== Your goal ==
Only the lines from the one containing "An agitated tank" to the end of the data are wanted; print them exactly as they appear.

(Stored items)
━━━━━━━━━━

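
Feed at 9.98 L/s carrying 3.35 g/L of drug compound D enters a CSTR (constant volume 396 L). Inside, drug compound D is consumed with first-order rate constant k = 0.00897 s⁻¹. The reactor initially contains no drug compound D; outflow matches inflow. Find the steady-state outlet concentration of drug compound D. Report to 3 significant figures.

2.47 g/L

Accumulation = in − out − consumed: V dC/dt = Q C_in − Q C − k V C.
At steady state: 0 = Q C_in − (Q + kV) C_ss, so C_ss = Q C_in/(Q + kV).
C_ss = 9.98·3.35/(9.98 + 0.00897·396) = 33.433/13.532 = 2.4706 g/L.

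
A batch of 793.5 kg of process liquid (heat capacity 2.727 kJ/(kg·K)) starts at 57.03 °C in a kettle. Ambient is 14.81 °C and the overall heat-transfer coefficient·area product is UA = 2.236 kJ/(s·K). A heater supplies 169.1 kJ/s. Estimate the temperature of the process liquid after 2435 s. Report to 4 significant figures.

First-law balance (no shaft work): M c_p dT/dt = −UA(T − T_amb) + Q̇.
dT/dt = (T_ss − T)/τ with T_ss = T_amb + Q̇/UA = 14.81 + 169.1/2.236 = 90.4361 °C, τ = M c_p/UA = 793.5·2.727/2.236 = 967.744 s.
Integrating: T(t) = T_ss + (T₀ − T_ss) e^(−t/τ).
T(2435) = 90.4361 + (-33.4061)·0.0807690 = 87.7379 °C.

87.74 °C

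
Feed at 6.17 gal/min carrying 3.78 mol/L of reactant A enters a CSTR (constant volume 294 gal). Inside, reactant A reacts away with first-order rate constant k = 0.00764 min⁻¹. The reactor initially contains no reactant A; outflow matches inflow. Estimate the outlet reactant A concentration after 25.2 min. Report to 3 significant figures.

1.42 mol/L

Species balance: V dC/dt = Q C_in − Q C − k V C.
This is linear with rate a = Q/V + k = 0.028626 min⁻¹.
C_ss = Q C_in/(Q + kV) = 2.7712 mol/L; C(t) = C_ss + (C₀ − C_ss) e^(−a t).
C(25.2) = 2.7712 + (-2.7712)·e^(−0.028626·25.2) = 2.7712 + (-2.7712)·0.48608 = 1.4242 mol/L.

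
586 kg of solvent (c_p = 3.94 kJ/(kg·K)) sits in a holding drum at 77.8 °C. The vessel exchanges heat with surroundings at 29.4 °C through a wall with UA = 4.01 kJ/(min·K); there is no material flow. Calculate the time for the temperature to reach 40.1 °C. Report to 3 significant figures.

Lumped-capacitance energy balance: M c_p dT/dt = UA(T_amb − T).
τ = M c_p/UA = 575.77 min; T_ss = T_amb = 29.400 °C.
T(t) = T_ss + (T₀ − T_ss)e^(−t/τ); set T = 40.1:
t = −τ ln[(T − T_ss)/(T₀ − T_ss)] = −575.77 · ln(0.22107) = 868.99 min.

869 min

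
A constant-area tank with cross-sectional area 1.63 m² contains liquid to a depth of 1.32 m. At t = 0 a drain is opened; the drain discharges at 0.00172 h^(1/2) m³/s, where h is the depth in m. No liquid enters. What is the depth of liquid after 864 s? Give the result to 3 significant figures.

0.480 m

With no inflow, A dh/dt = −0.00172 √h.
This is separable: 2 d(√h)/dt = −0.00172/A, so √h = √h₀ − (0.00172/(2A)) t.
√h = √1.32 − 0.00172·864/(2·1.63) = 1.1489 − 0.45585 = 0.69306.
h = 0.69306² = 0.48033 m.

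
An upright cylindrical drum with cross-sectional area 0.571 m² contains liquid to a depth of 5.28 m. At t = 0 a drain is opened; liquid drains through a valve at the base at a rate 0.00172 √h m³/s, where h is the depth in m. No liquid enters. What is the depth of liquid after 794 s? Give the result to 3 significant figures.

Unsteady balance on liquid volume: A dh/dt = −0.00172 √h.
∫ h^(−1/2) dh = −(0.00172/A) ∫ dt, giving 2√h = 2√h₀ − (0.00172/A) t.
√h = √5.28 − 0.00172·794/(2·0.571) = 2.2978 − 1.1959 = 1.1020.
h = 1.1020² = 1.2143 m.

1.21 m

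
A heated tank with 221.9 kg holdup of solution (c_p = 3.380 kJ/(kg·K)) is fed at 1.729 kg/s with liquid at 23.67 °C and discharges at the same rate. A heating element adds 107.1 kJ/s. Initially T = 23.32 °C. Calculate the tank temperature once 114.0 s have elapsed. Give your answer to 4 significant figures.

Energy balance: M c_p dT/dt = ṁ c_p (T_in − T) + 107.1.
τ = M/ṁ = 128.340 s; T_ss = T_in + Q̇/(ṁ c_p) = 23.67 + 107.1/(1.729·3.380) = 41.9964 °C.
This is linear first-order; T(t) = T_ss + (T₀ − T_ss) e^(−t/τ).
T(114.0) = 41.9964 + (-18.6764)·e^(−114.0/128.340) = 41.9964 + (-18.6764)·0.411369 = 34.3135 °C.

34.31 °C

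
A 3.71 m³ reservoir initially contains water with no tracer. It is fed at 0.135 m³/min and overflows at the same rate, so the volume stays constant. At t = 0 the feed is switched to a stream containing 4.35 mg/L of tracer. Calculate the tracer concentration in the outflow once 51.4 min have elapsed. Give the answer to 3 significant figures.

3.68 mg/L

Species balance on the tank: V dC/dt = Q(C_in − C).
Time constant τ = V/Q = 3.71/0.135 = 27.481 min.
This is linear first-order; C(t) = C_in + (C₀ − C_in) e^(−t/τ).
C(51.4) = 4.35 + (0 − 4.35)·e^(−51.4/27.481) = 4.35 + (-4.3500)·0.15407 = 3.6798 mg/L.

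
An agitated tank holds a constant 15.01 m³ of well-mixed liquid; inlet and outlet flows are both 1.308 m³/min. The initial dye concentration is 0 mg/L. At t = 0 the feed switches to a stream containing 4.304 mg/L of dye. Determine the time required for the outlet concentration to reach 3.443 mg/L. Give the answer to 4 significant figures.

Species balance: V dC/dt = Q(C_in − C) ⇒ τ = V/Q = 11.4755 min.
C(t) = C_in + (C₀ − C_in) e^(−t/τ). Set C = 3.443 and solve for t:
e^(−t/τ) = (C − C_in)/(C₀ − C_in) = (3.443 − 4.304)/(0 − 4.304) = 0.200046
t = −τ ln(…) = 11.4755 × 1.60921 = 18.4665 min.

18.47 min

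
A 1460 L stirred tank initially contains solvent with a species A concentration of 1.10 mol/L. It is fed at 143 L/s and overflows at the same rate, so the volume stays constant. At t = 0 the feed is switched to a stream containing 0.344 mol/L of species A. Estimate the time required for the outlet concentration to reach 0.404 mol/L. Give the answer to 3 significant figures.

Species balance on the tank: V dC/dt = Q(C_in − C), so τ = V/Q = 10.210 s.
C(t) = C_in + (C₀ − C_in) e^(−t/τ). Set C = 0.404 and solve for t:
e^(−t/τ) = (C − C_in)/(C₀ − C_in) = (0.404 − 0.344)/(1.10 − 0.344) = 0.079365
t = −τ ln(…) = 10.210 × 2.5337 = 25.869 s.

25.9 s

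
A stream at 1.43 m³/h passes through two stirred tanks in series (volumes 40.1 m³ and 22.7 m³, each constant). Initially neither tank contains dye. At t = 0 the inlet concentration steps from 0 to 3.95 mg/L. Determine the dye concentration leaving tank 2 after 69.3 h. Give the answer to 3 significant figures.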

━━━━━━━━━━

== Response to the task ==
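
An agitated tank holds a constant 15.01 m³ of well-mixed liquid; inlet and outlet flows are both 1.308 m³/min. The initial dye concentration is 0 mg/L. At t = 0 the feed switches to a stream containing 4.304 mg/L of dye. Determine the time required for the outlet concentration to reach 3.443 mg/L. Give the answer to 4 significant figures.

Species balance: V dC/dt = Q(C_in − C) ⇒ τ = V/Q = 11.4755 min.
C(t) = C_in + (C₀ − C_in) e^(−t/τ). Set C = 3.443 and solve for t:
e^(−t/τ) = (C − C_in)/(C₀ − C_in) = (3.443 − 4.304)/(0 − 4.304) = 0.200046
t = −τ ln(…) = 11.4755 × 1.60921 = 18.4665 min.

18.47 min

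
A 1460 L stirred tank initially contains solvent with a species A concentration of 1.10 mol/L. It is fed at 143 L/s and overflows at the same rate, so the volume stays constant. At t = 0 the feed is switched to a stream containing 0.344 mol/L of species A. Estimate the time required for the outlet concentration to reach 0.404 mol/L. Give the answer to 3 significant figures.

Species balance on the tank: V dC/dt = Q(C_in − C), so τ = V/Q = 10.210 s.
C(t) = C_in + (C₀ − C_in) e^(−t/τ). Set C = 0.404 and solve for t:
e^(−t/τ) = (C − C_in)/(C₀ − C_in) = (0.404 − 0.344)/(1.10 − 0.344) = 0.079365
t = −τ ln(…) = 10.210 × 2.5337 = 25.869 s.

25.9 s

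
A stream at 1.43 m³/h passes through two stirred tanks in series (volumes 40.1 m³ and 22.7 m³, each constant). Initially neither tank contains dye. At t = 0 the inlet concentration steps from 0 to 3.95 mg/L. Determine the dye concentration leaving tank 2 after 69.3 h. Give the answer to 3 significant figures.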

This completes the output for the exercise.